PROBLEM TO SOLVE >> What number of lines in the entries hold the string "transpose"? Answer with it alone.

***** DATA FOR THIS TASK *****

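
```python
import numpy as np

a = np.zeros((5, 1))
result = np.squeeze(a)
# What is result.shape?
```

(5,)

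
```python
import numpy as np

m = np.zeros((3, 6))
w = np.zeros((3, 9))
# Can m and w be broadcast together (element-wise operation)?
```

No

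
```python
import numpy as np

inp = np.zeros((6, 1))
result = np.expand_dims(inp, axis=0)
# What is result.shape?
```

(1, 6, 1)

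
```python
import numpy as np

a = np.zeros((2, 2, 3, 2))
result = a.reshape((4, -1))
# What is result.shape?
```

(4, 6)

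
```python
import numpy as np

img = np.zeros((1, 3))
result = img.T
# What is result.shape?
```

(3, 1)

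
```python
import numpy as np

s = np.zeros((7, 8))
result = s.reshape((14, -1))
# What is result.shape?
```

(14, 4)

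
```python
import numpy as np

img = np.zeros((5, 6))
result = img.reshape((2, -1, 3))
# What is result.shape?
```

(2, 5, 3)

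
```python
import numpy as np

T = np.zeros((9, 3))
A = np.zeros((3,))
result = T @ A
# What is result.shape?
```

(9,)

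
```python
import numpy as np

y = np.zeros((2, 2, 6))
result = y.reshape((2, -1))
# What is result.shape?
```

(2, 12)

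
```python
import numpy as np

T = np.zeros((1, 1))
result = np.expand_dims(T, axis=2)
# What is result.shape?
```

(1, 1, 1)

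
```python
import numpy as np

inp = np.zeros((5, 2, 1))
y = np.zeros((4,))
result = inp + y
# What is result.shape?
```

(5, 2, 4)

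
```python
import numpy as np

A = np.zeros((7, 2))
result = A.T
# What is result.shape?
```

(2, 7)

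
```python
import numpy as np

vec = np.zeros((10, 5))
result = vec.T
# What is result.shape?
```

(5, 10)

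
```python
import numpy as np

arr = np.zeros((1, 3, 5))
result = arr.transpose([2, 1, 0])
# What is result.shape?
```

(5, 3, 1)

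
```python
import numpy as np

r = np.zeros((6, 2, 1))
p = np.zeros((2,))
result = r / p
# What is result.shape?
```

(6, 2, 2)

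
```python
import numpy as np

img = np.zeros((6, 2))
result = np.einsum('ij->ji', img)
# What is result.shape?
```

(2, 6)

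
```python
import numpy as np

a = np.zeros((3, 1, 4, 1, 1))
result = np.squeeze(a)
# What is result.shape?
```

(3, 4)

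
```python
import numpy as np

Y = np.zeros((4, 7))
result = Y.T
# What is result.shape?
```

(7, 4)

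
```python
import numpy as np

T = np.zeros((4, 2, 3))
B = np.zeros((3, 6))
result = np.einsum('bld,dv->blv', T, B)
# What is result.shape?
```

(4, 2, 6)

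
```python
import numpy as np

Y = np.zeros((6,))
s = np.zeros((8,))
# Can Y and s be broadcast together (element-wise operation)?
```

No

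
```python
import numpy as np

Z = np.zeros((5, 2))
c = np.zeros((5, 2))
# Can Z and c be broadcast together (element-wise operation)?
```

Yes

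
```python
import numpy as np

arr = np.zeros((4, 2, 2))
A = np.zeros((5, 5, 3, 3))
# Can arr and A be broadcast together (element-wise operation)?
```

No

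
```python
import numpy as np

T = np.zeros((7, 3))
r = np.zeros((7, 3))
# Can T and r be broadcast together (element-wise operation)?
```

Yes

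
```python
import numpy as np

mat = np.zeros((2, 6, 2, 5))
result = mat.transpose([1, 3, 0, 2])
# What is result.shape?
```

(6, 5, 2, 2)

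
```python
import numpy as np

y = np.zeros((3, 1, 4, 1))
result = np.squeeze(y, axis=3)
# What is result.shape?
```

(3, 1, 4)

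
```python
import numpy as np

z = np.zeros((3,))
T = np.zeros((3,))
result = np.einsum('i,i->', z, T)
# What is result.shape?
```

()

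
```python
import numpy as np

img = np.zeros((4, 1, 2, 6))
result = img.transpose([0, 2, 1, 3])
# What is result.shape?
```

(4, 2, 1, 6)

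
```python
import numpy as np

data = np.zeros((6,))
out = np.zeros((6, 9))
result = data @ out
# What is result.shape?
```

(9,)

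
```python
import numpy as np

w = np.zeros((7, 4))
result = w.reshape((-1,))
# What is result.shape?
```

(28,)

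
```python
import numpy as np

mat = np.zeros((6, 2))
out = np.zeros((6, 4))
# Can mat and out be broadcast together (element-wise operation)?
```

No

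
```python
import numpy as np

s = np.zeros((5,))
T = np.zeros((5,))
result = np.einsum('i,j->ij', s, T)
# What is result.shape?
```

(5, 5)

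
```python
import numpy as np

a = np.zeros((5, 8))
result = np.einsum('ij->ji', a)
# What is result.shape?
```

(8, 5)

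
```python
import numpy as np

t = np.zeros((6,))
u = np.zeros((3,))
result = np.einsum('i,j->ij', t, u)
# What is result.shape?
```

(6, 3)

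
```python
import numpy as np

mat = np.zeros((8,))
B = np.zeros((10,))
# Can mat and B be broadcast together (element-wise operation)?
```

No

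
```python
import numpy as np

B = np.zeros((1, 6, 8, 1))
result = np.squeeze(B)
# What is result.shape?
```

(6, 8)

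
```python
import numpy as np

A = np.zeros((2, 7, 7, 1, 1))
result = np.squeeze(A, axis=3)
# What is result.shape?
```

(2, 7, 7, 1)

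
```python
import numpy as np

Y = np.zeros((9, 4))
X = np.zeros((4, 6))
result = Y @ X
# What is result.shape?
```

(9, 6)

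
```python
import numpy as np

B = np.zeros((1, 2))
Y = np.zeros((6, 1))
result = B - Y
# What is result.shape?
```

(6, 2)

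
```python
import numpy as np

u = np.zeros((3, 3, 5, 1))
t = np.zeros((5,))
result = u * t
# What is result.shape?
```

(3, 3, 5, 5)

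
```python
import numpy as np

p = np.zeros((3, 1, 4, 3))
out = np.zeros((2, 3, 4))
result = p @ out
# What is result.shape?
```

(3, 2, 4, 4)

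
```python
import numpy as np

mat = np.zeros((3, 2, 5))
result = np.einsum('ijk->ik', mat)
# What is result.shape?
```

(3, 5)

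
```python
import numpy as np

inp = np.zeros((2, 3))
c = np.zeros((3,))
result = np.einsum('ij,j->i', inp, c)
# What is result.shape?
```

(2,)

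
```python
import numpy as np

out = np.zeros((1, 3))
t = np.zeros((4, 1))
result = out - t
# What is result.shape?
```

(4, 3)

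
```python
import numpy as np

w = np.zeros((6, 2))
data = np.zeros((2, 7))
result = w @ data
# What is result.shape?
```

(6, 7)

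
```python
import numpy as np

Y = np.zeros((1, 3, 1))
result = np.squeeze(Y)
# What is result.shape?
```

(3,)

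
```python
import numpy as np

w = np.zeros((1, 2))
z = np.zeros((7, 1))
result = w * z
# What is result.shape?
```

(7, 2)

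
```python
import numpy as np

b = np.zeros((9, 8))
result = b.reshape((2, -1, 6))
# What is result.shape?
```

(2, 6, 6)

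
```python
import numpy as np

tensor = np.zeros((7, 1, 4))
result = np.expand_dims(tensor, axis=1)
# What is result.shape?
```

(7, 1, 1, 4)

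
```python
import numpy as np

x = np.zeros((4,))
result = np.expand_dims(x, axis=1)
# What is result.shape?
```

(4, 1)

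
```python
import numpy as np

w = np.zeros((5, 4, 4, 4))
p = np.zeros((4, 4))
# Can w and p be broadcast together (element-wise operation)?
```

Yes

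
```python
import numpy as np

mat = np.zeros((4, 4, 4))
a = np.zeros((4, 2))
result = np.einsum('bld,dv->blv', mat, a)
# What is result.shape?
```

(4, 4, 2)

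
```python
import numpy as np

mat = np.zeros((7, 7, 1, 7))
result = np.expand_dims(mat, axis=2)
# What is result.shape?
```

(7, 7, 1, 1, 7)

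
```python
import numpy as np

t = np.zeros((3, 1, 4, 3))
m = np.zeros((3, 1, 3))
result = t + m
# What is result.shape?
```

(3, 3, 4, 3)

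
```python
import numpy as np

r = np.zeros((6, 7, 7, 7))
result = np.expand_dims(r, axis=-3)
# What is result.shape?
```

(6, 7, 1, 7, 7)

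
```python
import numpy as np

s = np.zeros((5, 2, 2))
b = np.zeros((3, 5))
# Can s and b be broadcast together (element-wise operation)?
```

No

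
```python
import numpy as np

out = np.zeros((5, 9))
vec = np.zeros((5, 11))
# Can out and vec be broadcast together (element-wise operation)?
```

No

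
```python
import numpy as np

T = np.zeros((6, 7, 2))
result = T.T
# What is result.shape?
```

(2, 7, 6)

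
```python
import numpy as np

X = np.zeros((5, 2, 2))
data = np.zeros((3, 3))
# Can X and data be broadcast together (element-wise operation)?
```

No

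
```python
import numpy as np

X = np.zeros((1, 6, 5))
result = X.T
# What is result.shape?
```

(5, 6, 1)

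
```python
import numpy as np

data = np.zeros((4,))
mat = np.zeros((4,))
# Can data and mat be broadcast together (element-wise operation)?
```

Yes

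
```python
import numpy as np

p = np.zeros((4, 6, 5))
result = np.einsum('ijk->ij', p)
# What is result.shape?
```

(4, 6)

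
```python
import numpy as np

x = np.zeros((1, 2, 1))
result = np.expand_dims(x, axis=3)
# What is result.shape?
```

(1, 2, 1, 1)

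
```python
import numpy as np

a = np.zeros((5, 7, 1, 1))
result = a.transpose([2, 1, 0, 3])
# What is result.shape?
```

(1, 7, 5, 1)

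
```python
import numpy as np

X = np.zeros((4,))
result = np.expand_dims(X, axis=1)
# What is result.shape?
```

(4, 1)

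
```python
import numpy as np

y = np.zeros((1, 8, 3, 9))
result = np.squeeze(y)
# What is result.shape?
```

(8, 3, 9)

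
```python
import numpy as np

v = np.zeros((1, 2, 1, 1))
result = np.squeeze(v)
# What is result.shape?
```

(2,)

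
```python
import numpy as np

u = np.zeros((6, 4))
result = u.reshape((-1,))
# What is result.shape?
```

(24,)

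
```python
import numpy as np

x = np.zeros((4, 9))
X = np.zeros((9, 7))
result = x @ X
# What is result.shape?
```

(4, 7)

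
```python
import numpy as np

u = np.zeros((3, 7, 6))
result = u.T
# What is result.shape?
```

(6, 7, 3)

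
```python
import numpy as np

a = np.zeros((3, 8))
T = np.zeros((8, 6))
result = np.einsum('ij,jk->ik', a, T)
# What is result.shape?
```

(3, 6)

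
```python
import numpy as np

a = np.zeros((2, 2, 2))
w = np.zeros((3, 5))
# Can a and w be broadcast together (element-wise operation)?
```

No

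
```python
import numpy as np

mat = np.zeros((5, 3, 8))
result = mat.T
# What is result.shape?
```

(8, 3, 5)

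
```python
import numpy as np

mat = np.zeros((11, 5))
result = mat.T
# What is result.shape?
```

(5, 11)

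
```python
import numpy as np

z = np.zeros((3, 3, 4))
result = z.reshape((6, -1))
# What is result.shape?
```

(6, 6)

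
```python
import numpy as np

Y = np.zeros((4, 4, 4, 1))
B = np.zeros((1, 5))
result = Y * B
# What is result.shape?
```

(4, 4, 4, 5)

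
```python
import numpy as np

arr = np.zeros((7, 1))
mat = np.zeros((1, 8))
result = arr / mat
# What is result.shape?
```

(7, 8)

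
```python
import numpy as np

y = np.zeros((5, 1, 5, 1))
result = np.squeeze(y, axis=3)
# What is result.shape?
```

(5, 1, 5)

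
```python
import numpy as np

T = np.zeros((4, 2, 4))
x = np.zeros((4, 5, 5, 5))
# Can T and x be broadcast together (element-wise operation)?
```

No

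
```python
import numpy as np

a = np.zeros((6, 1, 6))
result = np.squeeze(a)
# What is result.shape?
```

(6, 6)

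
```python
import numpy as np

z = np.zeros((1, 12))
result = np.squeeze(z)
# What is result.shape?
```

(12,)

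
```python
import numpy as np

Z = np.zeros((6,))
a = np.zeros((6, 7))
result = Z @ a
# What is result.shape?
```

(7,)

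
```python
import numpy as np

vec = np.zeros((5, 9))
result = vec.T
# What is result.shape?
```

(9, 5)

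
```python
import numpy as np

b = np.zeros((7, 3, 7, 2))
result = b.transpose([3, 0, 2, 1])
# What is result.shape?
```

(2, 7, 7, 3)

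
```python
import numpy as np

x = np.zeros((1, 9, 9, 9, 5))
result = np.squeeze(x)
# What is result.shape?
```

(9, 9, 9, 5)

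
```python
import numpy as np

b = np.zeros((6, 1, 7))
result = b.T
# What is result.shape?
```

(7, 1, 6)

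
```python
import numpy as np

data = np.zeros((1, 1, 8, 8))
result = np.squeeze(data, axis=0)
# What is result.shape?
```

(1, 8, 8)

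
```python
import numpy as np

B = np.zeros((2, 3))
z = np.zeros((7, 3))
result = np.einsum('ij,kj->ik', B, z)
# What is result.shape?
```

(2, 7)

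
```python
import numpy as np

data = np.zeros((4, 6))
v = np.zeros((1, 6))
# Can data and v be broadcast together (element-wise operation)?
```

Yes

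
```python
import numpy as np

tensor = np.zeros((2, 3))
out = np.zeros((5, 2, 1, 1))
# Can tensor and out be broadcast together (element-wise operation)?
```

Yes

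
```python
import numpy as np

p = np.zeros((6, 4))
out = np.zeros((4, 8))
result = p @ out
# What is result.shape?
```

(6, 8)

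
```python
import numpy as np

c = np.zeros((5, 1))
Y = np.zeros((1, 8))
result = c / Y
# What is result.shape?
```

(5, 8)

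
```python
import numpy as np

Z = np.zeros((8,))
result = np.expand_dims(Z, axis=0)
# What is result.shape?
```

(1, 8)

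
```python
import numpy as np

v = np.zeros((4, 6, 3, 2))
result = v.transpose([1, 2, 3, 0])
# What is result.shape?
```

(6, 3, 2, 4)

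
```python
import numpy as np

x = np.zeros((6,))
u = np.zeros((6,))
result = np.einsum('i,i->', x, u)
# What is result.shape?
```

()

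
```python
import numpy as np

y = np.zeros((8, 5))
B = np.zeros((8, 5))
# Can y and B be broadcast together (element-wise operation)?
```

Yes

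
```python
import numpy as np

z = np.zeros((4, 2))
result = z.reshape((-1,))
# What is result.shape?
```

(8,)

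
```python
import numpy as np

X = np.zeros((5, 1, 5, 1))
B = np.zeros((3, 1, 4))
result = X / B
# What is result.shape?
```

(5, 3, 5, 4)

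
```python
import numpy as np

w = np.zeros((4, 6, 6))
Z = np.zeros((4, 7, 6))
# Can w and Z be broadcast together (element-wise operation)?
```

No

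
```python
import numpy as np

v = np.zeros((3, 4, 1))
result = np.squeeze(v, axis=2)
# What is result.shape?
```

(3, 4)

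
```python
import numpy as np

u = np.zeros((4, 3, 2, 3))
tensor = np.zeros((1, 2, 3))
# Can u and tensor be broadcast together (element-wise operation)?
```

Yes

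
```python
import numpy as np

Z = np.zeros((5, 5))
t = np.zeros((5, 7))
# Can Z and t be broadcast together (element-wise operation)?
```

No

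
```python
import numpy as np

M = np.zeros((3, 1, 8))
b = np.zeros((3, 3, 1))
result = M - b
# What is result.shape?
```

(3, 3, 8)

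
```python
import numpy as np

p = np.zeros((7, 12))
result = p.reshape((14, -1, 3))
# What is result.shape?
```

(14, 2, 3)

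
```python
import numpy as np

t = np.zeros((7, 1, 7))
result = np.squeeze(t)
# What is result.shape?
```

(7, 7)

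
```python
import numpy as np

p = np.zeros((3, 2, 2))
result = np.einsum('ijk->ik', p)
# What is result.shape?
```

(3, 2)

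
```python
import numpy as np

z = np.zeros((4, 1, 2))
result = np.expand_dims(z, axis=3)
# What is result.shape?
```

(4, 1, 2, 1)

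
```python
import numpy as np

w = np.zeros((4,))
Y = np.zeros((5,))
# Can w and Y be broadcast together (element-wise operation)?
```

No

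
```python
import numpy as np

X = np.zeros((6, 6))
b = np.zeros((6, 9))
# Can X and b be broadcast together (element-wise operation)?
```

No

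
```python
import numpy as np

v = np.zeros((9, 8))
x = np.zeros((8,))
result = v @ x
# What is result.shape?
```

(9,)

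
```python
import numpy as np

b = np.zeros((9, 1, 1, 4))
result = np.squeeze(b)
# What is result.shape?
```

(9, 4)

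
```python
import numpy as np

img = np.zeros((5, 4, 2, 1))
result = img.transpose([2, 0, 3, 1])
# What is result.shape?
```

(2, 5, 1, 4)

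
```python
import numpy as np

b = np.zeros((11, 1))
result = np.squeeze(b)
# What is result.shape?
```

(11,)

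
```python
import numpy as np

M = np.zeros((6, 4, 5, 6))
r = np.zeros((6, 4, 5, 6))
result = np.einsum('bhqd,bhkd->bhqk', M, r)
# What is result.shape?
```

(6, 4, 5, 5)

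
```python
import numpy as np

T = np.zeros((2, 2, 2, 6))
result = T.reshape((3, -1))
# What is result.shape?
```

(3, 16)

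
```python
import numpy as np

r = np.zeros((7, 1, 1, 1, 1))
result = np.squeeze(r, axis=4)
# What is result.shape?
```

(7, 1, 1, 1)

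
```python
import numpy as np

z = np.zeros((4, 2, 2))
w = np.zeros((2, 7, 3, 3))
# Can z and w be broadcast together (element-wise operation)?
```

No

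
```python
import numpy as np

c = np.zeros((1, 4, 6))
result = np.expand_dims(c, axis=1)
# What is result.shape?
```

(1, 1, 4, 6)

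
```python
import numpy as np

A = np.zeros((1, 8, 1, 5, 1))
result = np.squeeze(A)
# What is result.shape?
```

(8, 5)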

*****

EXERCISE SOLUTION >> 7